PROBLEM REQUIREMENTS:
The data that follows is to be given again, exactly as written.

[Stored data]
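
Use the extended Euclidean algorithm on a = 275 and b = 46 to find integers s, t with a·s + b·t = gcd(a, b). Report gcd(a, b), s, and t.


Euclidean algorithm on (275, 46) — divide until remainder is 0:
  275 = 5 · 46 + 45
  46 = 1 · 45 + 1
  45 = 45 · 1 + 0
gcd(275, 46) = 1.
Track Bezout coefficients alongside the remainders: start with r₀ = 275 = a·1 + b·0 (s = 1, t = 0) and r₁ = 46 = a·0 + b·1 (s = 0, t = 1); each new remainder r_{k+1} = r_{k-1} − q_k·r_k inherits s_{k+1} = s_{k-1} − q_k·s_k, t_{k+1} = t_{k-1} − q_k·t_k, so r_k = a·s_k + b·t_k at every step:
  q = 5: r = 45, s = 1 − 5·0 = 1, t = 0 − 5·1 = -5  (check: 275·1 + 46·(-5) = 45)
  q = 1: r = 1, s = 0 − 1·1 = -1, t = 1 − 1·(-5) = 6  (check: 275·(-1) + 46·6 = 1)
The row with r = 1 (the gcd) gives the Bezout coefficients s = -1, t = 6.
Result: 275 · (-1) + 46 · (6) = 1.

gcd(275, 46) = 1; s = -1, t = 6 (check: 275·(-1) + 46·6 = 1).


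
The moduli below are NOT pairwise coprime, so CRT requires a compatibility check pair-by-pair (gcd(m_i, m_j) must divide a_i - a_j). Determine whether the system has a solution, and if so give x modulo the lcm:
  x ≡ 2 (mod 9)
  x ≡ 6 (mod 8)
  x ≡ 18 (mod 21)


Moduli 9, 8, 21 are not pairwise coprime, so CRT works modulo lcm(m_i) when all pairwise compatibility conditions hold.
Pairwise compatibility: gcd(m_i, m_j) must divide a_i - a_j for every pair.
Merge one congruence at a time:
  Start: x ≡ 2 (mod 9).
  Combine with x ≡ 6 (mod 8): gcd(9, 8) = 1; 6 - 2 = 4, which IS divisible by 1, so compatible.
    Write x = 2 + 9·t and substitute into x ≡ 6 (mod 8): 9·t ≡ 6 − 2 = 4 (mod 8).
    Reduce coefficients mod 8: 1·t ≡ 4 (mod 8).
    So t ≡ 4 (mod 8).
    Then x = 2 + 9·4 = 38, valid modulo lcm(9, 8) = 72: x ≡ 38 (mod 72).
  Combine with x ≡ 18 (mod 21): gcd(72, 21) = 3, and 18 - 38 = -20 is NOT divisible by 3.
    ⇒ system is inconsistent (no integer solution).

No solution (the system is inconsistent).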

COMPLETED EXERCISE:
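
Use the extended Euclidean algorithm on a = 275 and b = 46 to find integers s, t with a·s + b·t = gcd(a, b). Report gcd(a, b), s, and t.


Euclidean algorithm on (275, 46) — divide until remainder is 0:
  275 = 5 · 46 + 45
  46 = 1 · 45 + 1
  45 = 45 · 1 + 0
gcd(275, 46) = 1.
Track Bezout coefficients alongside the remainders: start with r₀ = 275 = a·1 + b·0 (s = 1, t = 0) and r₁ = 46 = a·0 + b·1 (s = 0, t = 1); each new remainder r_{k+1} = r_{k-1} − q_k·r_k inherits s_{k+1} = s_{k-1} − q_k·s_k, t_{k+1} = t_{k-1} − q_k·t_k, so r_k = a·s_k + b·t_k at every step:
  q = 5: r = 45, s = 1 − 5·0 = 1, t = 0 − 5·1 = -5  (check: 275·1 + 46·(-5) = 45)
  q = 1: r = 1, s = 0 − 1·1 = -1, t = 1 − 1·(-5) = 6  (check: 275·(-1) + 46·6 = 1)
The row with r = 1 (the gcd) gives the Bezout coefficients s = -1, t = 6.
Result: 275 · (-1) + 46 · (6) = 1.

gcd(275, 46) = 1; s = -1, t = 6 (check: 275·(-1) + 46·6 = 1).


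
The moduli below are NOT pairwise coprime, so CRT requires a compatibility check pair-by-pair (gcd(m_i, m_j) must divide a_i - a_j). Determine whether the system has a solution, and if so give x modulo the lcm:
  x ≡ 2 (mod 9)
  x ≡ 6 (mod 8)
  x ≡ 18 (mod 21)


Moduli 9, 8, 21 are not pairwise coprime, so CRT works modulo lcm(m_i) when all pairwise compatibility conditions hold.
Pairwise compatibility: gcd(m_i, m_j) must divide a_i - a_j for every pair.
Merge one congruence at a time:
  Start: x ≡ 2 (mod 9).
  Combine with x ≡ 6 (mod 8): gcd(9, 8) = 1; 6 - 2 = 4, which IS divisible by 1, so compatible.
    Write x = 2 + 9·t and substitute into x ≡ 6 (mod 8): 9·t ≡ 6 − 2 = 4 (mod 8).
    Reduce coefficients mod 8: 1·t ≡ 4 (mod 8).
    So t ≡ 4 (mod 8).
    Then x = 2 + 9·4 = 38, valid modulo lcm(9, 8) = 72: x ≡ 38 (mod 72).
  Combine with x ≡ 18 (mod 21): gcd(72, 21) = 3, and 18 - 38 = -20 is NOT divisible by 3.
    ⇒ system is inconsistent (no integer solution).

No solution (the system is inconsistent).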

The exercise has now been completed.